Activity:
What is needed is every line, exactly as given, from the line containing "- pour(I ->" through the end of the data below.

Collected data entries:
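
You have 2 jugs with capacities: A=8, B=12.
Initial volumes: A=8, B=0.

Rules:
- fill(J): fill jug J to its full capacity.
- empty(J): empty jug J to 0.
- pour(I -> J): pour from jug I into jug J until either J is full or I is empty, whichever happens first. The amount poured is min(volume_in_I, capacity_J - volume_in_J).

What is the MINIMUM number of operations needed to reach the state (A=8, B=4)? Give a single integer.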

Solution below:
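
- pour(I -> J): pour from jug I into jug J until either J is full or I is empty, whichever happens first. The amount poured is min(volume_in_I, capacity_J - volume_in_J).

What is the MINIMUM number of operations needed to reach the state (A=8, B=4)? Give a single integer.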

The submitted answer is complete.